[Saved entries]
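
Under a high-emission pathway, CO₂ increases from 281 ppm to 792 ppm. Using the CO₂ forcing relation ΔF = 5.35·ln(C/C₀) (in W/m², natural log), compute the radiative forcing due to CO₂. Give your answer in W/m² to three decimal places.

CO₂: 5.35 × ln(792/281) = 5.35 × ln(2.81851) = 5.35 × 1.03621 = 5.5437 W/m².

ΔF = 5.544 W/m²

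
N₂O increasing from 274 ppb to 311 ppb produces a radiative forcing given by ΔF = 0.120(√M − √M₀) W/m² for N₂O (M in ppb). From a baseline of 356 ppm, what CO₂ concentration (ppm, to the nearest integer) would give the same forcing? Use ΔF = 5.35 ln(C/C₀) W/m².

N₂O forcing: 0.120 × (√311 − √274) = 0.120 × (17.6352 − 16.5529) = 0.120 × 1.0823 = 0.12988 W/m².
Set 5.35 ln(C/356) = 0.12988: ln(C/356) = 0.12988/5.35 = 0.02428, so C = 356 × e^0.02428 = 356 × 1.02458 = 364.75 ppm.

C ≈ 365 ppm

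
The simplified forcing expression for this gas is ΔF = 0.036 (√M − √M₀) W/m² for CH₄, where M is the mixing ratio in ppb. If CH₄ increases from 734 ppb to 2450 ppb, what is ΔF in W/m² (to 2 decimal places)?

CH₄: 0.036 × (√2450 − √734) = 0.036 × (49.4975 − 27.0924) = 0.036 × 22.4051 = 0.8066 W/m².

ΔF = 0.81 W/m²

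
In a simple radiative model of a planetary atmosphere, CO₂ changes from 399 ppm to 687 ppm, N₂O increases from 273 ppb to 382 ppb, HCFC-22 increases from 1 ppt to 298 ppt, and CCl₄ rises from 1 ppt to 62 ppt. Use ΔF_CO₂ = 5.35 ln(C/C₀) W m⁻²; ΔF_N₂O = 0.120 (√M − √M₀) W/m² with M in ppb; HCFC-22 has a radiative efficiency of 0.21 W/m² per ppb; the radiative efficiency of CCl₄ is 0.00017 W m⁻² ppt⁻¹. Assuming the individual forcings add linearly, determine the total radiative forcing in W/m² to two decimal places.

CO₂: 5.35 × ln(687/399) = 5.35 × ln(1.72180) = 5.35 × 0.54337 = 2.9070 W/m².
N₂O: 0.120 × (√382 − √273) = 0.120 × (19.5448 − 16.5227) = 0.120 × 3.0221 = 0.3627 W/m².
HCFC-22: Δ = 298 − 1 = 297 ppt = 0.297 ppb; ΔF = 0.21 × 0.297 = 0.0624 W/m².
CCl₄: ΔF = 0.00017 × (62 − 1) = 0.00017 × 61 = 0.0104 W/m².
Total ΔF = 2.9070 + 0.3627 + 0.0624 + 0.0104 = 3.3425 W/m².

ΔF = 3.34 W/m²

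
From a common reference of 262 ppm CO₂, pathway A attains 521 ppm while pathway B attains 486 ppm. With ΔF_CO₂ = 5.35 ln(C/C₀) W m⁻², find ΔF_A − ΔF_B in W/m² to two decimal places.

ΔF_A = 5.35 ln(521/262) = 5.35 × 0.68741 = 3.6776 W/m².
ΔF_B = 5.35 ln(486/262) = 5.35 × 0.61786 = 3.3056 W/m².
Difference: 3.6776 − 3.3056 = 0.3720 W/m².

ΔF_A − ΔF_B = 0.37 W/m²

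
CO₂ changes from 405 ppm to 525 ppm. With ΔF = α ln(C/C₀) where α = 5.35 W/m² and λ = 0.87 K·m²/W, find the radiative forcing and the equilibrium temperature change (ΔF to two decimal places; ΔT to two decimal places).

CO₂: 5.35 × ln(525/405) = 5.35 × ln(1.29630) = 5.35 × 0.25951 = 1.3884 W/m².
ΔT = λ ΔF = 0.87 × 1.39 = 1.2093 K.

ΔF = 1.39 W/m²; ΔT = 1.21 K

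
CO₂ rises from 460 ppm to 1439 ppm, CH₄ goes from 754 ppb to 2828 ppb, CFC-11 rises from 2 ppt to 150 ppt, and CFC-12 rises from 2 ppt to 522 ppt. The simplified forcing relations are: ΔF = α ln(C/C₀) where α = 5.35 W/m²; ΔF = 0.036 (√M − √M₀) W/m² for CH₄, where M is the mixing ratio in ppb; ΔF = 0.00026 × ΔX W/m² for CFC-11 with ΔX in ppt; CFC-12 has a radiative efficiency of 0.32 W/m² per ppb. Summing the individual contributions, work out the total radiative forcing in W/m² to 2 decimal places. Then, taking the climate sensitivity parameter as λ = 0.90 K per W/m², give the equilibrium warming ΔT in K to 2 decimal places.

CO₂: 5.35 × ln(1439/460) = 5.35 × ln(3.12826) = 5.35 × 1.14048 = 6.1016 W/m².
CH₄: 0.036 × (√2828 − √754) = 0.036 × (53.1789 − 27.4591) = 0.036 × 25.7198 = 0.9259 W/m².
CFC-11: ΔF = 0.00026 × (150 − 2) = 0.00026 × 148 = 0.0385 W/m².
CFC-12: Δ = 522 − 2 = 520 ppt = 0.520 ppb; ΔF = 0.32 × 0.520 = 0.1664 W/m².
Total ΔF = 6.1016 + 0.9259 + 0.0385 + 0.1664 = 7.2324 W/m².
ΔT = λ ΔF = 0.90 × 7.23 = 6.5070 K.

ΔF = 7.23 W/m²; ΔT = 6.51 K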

YOUR INSTRUCTIONS:
With nothing left out, copy the data above exactly.

EXERCISE RESPONSE:
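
Under a high-emission pathway, CO₂ increases from 281 ppm to 792 ppm. Using the CO₂ forcing relation ΔF = 5.35·ln(C/C₀) (in W/m², natural log), compute the radiative forcing due to CO₂. Give your answer in W/m² to three decimal places.

CO₂: 5.35 × ln(792/281) = 5.35 × ln(2.81851) = 5.35 × 1.03621 = 5.5437 W/m².

ΔF = 5.544 W/m²

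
N₂O increasing from 274 ppb to 311 ppb produces a radiative forcing given by ΔF = 0.120(√M − √M₀) W/m² for N₂O (M in ppb). From a baseline of 356 ppm, what CO₂ concentration (ppm, to the nearest integer) would give the same forcing? Use ΔF = 5.35 ln(C/C₀) W/m².

N₂O forcing: 0.120 × (√311 − √274) = 0.120 × (17.6352 − 16.5529) = 0.120 × 1.0823 = 0.12988 W/m².
Set 5.35 ln(C/356) = 0.12988: ln(C/356) = 0.12988/5.35 = 0.02428, so C = 356 × e^0.02428 = 356 × 1.02458 = 364.75 ppm.

C ≈ 365 ppm

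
The simplified forcing expression for this gas is ΔF = 0.036 (√M − √M₀) W/m² for CH₄, where M is the mixing ratio in ppb. If CH₄ increases from 734 ppb to 2450 ppb, what is ΔF in W/m² (to 2 decimal places)?

CH₄: 0.036 × (√2450 − √734) = 0.036 × (49.4975 − 27.0924) = 0.036 × 22.4051 = 0.8066 W/m².

ΔF = 0.81 W/m²

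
In a simple radiative model of a planetary atmosphere, CO₂ changes from 399 ppm to 687 ppm, N₂O increases from 273 ppb to 382 ppb, HCFC-22 increases from 1 ppt to 298 ppt, and CCl₄ rises from 1 ppt to 62 ppt. Use ΔF_CO₂ = 5.35 ln(C/C₀) W m⁻²; ΔF_N₂O = 0.120 (√M − √M₀) W/m² with M in ppb; HCFC-22 has a radiative efficiency of 0.21 W/m² per ppb; the radiative efficiency of CCl₄ is 0.00017 W m⁻² ppt⁻¹. Assuming the individual forcings add linearly, determine the total radiative forcing in W/m² to two decimal places.

CO₂: 5.35 × ln(687/399) = 5.35 × ln(1.72180) = 5.35 × 0.54337 = 2.9070 W/m².
N₂O: 0.120 × (√382 − √273) = 0.120 × (19.5448 − 16.5227) = 0.120 × 3.0221 = 0.3627 W/m².
HCFC-22: Δ = 298 − 1 = 297 ppt = 0.297 ppb; ΔF = 0.21 × 0.297 = 0.0624 W/m².
CCl₄: ΔF = 0.00017 × (62 − 1) = 0.00017 × 61 = 0.0104 W/m².
Total ΔF = 2.9070 + 0.3627 + 0.0624 + 0.0104 = 3.3425 W/m².

ΔF = 3.34 W/m²

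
From a common reference of 262 ppm CO₂, pathway A attains 521 ppm while pathway B attains 486 ppm. With ΔF_CO₂ = 5.35 ln(C/C₀) W m⁻², find ΔF_A − ΔF_B in W/m² to two decimal places.

ΔF_A = 5.35 ln(521/262) = 5.35 × 0.68741 = 3.6776 W/m².
ΔF_B = 5.35 ln(486/262) = 5.35 × 0.61786 = 3.3056 W/m².
Difference: 3.6776 − 3.3056 = 0.3720 W/m².

ΔF_A − ΔF_B = 0.37 W/m²

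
CO₂ changes from 405 ppm to 525 ppm. With ΔF = α ln(C/C₀) where α = 5.35 W/m² and λ = 0.87 K·m²/W, find the radiative forcing and the equilibrium temperature change (ΔF to two decimal places; ΔT to two decimal places).

CO₂: 5.35 × ln(525/405) = 5.35 × ln(1.29630) = 5.35 × 0.25951 = 1.3884 W/m².
ΔT = λ ΔF = 0.87 × 1.39 = 1.2093 K.

ΔF = 1.39 W/m²; ΔT = 1.21 K

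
CO₂ rises from 460 ppm to 1439 ppm, CH₄ goes from 754 ppb to 2828 ppb, CFC-11 rises from 2 ppt to 150 ppt, and CFC-12 rises from 2 ppt to 522 ppt. The simplified forcing relations are: ΔF = α ln(C/C₀) where α = 5.35 W/m²; ΔF = 0.036 (√M − √M₀) W/m² for CH₄, where M is the mixing ratio in ppb; ΔF = 0.00026 × ΔX W/m² for CFC-11 with ΔX in ppt; CFC-12 has a radiative efficiency of 0.32 W/m² per ppb. Summing the individual contributions, work out the total radiative forcing in W/m² to 2 decimal places. Then, taking the climate sensitivity parameter as λ = 0.90 K per W/m², give the equilibrium warming ΔT in K to 2 decimal places.

CO₂: 5.35 × ln(1439/460) = 5.35 × ln(3.12826) = 5.35 × 1.14048 = 6.1016 W/m².
CH₄: 0.036 × (√2828 − √754) = 0.036 × (53.1789 − 27.4591) = 0.036 × 25.7198 = 0.9259 W/m².
CFC-11: ΔF = 0.00026 × (150 − 2) = 0.00026 × 148 = 0.0385 W/m².
CFC-12: Δ = 522 − 2 = 520 ppt = 0.520 ppb; ΔF = 0.32 × 0.520 = 0.1664 W/m².
Total ΔF = 6.1016 + 0.9259 + 0.0385 + 0.1664 = 7.2324 W/m².
ΔT = λ ΔF = 0.90 × 7.23 = 6.5070 K.

ΔF = 7.23 W/m²; ΔT = 6.51 K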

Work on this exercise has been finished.